> _What you need to do_:
Wherever the string "Factor" appears in the entries below, return the line that holds it.

(Collected data entries)
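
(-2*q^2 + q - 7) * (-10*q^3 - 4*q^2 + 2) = 20*q^5 - 2*q^4 + 66*q^3 + 24*q^2 + 2*q - 14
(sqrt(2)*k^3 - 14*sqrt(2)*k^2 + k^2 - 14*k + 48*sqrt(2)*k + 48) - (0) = sqrt(2)*k^3 - 14*sqrt(2)*k^2 + k^2 - 14*k + 48*sqrt(2)*k + 48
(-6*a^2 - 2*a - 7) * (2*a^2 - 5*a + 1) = -12*a^4 + 26*a^3 - 10*a^2 + 33*a - 7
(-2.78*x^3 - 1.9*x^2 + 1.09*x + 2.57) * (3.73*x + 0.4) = -10.3694*x^4 - 8.199*x^3 + 3.3057*x^2 + 10.0221*x + 1.028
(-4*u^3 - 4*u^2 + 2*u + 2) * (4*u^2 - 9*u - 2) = -16*u^5 + 20*u^4 + 52*u^3 - 2*u^2 - 22*u - 4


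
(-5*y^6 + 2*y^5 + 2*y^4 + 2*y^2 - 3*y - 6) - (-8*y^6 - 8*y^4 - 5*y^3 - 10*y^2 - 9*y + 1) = 3*y^6 + 2*y^5 + 10*y^4 + 5*y^3 + 12*y^2 + 6*y - 7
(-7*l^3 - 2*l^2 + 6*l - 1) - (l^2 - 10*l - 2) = -7*l^3 - 3*l^2 + 16*l + 1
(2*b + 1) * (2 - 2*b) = -4*b^2 + 2*b + 2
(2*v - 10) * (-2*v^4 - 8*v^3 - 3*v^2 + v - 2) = -4*v^5 + 4*v^4 + 74*v^3 + 32*v^2 - 14*v + 20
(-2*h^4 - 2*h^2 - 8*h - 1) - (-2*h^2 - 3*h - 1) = -2*h^4 - 5*h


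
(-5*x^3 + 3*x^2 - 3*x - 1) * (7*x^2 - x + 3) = -35*x^5 + 26*x^4 - 39*x^3 + 5*x^2 - 8*x - 3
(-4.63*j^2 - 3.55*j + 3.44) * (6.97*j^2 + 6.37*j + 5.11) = -32.2711*j^4 - 54.2366*j^3 - 22.296*j^2 + 3.7723*j + 17.5784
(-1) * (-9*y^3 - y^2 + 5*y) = 9*y^3 + y^2 - 5*y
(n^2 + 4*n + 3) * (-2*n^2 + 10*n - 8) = -2*n^4 + 2*n^3 + 26*n^2 - 2*n - 24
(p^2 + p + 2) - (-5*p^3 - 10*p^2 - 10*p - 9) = 5*p^3 + 11*p^2 + 11*p + 11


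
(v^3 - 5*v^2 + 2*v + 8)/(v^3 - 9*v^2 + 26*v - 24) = (v + 1)/(v - 3)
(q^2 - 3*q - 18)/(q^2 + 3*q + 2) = (q^2 - 3*q - 18)/(q^2 + 3*q + 2)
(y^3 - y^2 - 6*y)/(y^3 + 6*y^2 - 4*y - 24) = y*(y - 3)/(y^2 + 4*y - 12)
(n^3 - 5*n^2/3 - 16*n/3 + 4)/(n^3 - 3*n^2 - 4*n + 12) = (n - 2/3)/(n - 2)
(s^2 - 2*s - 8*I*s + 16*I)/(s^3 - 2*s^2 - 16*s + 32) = (s - 8*I)/(s^2 - 16)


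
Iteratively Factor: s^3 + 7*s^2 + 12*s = (s)*(s^2 + 7*s + 12) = s*(s + 4)*(s + 3)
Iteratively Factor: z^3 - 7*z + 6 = (z + 3)*(z^2 - 3*z + 2) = (z - 1)*(z + 3)*(z - 2)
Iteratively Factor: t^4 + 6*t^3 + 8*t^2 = (t + 2)*(t^3 + 4*t^2) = t*(t + 2)*(t^2 + 4*t) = t*(t + 2)*(t + 4)*(t)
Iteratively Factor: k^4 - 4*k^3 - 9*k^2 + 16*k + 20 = (k - 2)*(k^3 - 2*k^2 - 13*k - 10) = (k - 2)*(k + 1)*(k^2 - 3*k - 10) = (k - 2)*(k + 1)*(k + 2)*(k - 5)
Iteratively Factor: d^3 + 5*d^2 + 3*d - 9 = (d + 3)*(d^2 + 2*d - 3) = (d - 1)*(d + 3)*(d + 3)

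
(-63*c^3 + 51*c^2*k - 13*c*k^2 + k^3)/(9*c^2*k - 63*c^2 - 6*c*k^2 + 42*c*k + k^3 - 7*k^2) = (-7*c + k)/(k - 7)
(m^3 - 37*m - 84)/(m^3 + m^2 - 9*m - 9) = (m^2 - 3*m - 28)/(m^2 - 2*m - 3)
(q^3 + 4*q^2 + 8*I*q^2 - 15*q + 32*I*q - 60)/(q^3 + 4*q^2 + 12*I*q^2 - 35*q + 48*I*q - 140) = (q + 3*I)/(q + 7*I)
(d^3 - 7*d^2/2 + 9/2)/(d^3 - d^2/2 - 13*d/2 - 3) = (2*d^2 - d - 3)/(2*d^2 + 5*d + 2)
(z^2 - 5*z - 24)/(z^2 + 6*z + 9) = (z - 8)/(z + 3)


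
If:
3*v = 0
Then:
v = 0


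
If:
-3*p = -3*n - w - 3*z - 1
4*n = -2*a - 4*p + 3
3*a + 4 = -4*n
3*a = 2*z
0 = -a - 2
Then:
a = -2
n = 1/2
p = 5/4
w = 41/4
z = -3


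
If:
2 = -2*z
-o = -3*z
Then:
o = -3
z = -1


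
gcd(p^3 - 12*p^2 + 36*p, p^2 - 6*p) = p^2 - 6*p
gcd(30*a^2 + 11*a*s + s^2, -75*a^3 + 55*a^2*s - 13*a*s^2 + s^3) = 1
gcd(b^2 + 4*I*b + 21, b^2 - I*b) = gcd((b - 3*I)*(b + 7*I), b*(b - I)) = 1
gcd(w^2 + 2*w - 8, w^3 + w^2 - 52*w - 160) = w + 4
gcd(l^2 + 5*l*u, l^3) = l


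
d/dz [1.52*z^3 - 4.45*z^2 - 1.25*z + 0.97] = 4.56*z^2 - 8.9*z - 1.25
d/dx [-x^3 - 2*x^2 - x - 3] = -3*x^2 - 4*x - 1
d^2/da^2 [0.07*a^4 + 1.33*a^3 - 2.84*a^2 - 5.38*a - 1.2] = 0.84*a^2 + 7.98*a - 5.68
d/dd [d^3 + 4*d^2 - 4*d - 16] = 3*d^2 + 8*d - 4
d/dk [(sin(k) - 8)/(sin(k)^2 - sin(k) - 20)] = (-sin(k)^2 + 16*sin(k) - 28)*cos(k)/(sin(k) + cos(k)^2 + 19)^2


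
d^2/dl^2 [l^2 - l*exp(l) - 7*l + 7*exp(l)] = -l*exp(l) + 5*exp(l) + 2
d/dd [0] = 0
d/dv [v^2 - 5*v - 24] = 2*v - 5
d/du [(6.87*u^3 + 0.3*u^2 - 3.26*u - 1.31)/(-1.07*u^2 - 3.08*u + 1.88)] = (-7.3509*u^4 - 42.3192*u^3 + 34.3346*u^2 - 1.6754*u - 10.1636)/(1.1449*u^4 + 6.5912*u^3 + 5.4632*u^2 - 11.5808*u + 3.5344)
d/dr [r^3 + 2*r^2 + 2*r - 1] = 3*r^2 + 4*r + 2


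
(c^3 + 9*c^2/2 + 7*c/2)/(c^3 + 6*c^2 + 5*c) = (c + 7/2)/(c + 5)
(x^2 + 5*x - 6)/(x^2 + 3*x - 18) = (x - 1)/(x - 3)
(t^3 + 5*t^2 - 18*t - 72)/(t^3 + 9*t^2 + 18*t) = (t - 4)/t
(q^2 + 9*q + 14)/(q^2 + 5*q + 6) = (q + 7)/(q + 3)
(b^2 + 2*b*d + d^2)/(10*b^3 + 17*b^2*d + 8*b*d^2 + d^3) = (b + d)/(10*b^2 + 7*b*d + d^2)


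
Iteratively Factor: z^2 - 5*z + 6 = (z - 2)*(z - 3)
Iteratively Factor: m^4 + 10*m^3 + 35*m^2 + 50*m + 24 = (m + 1)*(m^3 + 9*m^2 + 26*m + 24) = (m + 1)*(m + 2)*(m^2 + 7*m + 12) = (m + 1)*(m + 2)*(m + 3)*(m + 4)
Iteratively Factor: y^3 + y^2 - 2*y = (y)*(y^2 + y - 2) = y*(y - 1)*(y + 2)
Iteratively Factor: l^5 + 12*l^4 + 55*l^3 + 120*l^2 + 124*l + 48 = (l + 2)*(l^4 + 10*l^3 + 35*l^2 + 50*l + 24) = (l + 2)*(l + 4)*(l^3 + 6*l^2 + 11*l + 6) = (l + 1)*(l + 2)*(l + 4)*(l^2 + 5*l + 6) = (l + 1)*(l + 2)^2*(l + 4)*(l + 3)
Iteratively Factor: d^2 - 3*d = (d)*(d - 3)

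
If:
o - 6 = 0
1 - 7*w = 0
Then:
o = 6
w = 1/7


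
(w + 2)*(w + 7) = w^2 + 9*w + 14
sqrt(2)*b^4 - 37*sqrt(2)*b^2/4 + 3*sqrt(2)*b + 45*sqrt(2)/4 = (b - 5/2)*(b - 3/2)*(b + 3)*(sqrt(2)*b + sqrt(2))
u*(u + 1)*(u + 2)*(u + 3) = u^4 + 6*u^3 + 11*u^2 + 6*u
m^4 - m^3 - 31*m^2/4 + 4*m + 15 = (m - 5/2)*(m - 2)*(m + 3/2)*(m + 2)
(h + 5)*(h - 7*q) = h^2 - 7*h*q + 5*h - 35*q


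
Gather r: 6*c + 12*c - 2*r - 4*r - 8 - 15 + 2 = 18*c - 6*r - 21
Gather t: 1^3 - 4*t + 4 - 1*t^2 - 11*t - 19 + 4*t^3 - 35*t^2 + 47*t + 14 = 4*t^3 - 36*t^2 + 32*t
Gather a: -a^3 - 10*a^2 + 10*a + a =-a^3 - 10*a^2 + 11*a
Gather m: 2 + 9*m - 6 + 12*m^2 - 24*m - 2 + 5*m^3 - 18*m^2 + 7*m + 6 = 5*m^3 - 6*m^2 - 8*m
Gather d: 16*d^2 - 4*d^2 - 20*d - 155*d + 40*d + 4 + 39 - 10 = 12*d^2 - 135*d + 33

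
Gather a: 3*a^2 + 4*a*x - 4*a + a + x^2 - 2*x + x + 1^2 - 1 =3*a^2 + a*(4*x - 3) + x^2 - x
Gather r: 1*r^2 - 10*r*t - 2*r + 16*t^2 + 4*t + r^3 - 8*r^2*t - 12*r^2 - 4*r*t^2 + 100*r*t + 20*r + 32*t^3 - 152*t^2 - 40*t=r^3 + r^2*(-8*t - 11) + r*(-4*t^2 + 90*t + 18) + 32*t^3 - 136*t^2 - 36*t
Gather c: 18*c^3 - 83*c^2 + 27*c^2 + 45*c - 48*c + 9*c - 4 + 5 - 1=18*c^3 - 56*c^2 + 6*c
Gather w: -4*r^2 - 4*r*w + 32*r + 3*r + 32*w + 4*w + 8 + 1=-4*r^2 + 35*r + w*(36 - 4*r) + 9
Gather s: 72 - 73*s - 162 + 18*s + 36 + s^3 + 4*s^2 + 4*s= s^3 + 4*s^2 - 51*s - 54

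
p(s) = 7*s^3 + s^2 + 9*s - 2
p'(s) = 21*s^2 + 2*s + 9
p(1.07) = 17.35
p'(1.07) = 35.18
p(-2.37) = -110.90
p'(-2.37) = 122.21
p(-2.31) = -103.74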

> _Task response_:
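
Iteratively Factor: s^3 + 7*s^2 + 12*s = (s)*(s^2 + 7*s + 12) = s*(s + 4)*(s + 3)
Iteratively Factor: z^3 - 7*z + 6 = (z + 3)*(z^2 - 3*z + 2) = (z - 1)*(z + 3)*(z - 2)
Iteratively Factor: t^4 + 6*t^3 + 8*t^2 = (t + 2)*(t^3 + 4*t^2) = t*(t + 2)*(t^2 + 4*t) = t*(t + 2)*(t + 4)*(t)
Iteratively Factor: k^4 - 4*k^3 - 9*k^2 + 16*k + 20 = (k - 2)*(k^3 - 2*k^2 - 13*k - 10) = (k - 2)*(k + 1)*(k^2 - 3*k - 10) = (k - 2)*(k + 1)*(k + 2)*(k - 5)
Iteratively Factor: d^3 + 5*d^2 + 3*d - 9 = (d + 3)*(d^2 + 2*d - 3) = (d - 1)*(d + 3)*(d + 3)
Iteratively Factor: z^2 - 5*z + 6 = (z - 2)*(z - 3)
Iteratively Factor: m^4 + 10*m^3 + 35*m^2 + 50*m + 24 = (m + 1)*(m^3 + 9*m^2 + 26*m + 24) = (m + 1)*(m + 2)*(m^2 + 7*m + 12) = (m + 1)*(m + 2)*(m + 3)*(m + 4)
Iteratively Factor: y^3 + y^2 - 2*y = (y)*(y^2 + y - 2) = y*(y - 1)*(y + 2)
Iteratively Factor: l^5 + 12*l^4 + 55*l^3 + 120*l^2 + 124*l + 48 = (l + 2)*(l^4 + 10*l^3 + 35*l^2 + 50*l + 24) = (l + 2)*(l + 4)*(l^3 + 6*l^2 + 11*l + 6) = (l + 1)*(l + 2)*(l + 4)*(l^2 + 5*l + 6) = (l + 1)*(l + 2)^2*(l + 4)*(l + 3)
Iteratively Factor: d^2 - 3*d = (d)*(d - 3)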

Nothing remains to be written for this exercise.